- **Data to use**:
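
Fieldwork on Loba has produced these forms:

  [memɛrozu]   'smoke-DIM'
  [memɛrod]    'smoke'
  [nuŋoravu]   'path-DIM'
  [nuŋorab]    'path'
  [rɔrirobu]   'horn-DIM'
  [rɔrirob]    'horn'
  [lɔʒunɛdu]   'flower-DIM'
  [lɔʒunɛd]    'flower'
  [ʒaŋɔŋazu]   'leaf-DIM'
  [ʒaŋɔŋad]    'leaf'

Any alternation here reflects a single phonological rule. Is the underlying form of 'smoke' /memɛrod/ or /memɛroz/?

/memɛroz/

The stem for 'smoke' ends in [z] in [memɛrozu] but [d] in [memɛrod].
If /d/ were underlying and a rule turned it into [z] before the DIM suffix, 'flower' would also alternate; but it has [d] in both [lɔʒunɛdu] and [lɔʒunɛd].
The underlying segment must be /z/; voiced fricatives become stops word-finally, yielding [d] there.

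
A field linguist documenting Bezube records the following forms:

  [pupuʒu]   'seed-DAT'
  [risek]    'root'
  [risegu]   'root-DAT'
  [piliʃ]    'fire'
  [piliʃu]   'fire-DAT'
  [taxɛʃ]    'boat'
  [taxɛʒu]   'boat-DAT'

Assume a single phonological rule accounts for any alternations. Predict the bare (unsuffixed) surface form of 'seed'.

The stem for 'boat' ends in [ʃ] in [taxɛʃ] but [ʒ] in [taxɛʒu].
The stem 'fire' ([piliʃ], [piliʃu]) shows [ʃ] unchanged in both environments, so [ʃ] cannot be basic with [ʒ] derived before the DAT suffix.
So /ʒ/ is underlying, and a rule of word-final obstruent devoicing — voiced obstruents become voiceless word-finally — gives [ʃ].
From [pupuʒu] the stem 'seed' is /pupuʒ/; word-finally this yields [pupuʃ].

[pupuʃ]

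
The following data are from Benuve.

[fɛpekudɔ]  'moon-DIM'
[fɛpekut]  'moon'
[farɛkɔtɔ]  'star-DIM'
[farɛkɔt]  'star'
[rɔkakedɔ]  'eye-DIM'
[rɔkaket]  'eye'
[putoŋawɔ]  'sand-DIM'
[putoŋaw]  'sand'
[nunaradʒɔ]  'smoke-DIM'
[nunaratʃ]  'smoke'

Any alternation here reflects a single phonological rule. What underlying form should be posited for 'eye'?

In [rɔkakedɔ] and [rɔkaket] the final segment of 'eye' alternates: [d] ~ [t].
If /t/ were underlying and a rule turned it into [d] before the DIM suffix, 'star' would also alternate; but it has [t] in both [farɛkɔtɔ] and [farɛkɔt].
So /d/ is underlying, and a rule of word-final obstruent devoicing — voiced obstruents become voiceless word-finally — gives [t].
The underlying form of 'eye' is therefore /rɔkaked/.

/rɔkaked/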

- **Your task**: Search the data above and return each line in which "forms" occurs.

- **Task solution**:
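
Fieldwork on Loba has produced these forms:
A field linguist documenting Bezube records the following forms: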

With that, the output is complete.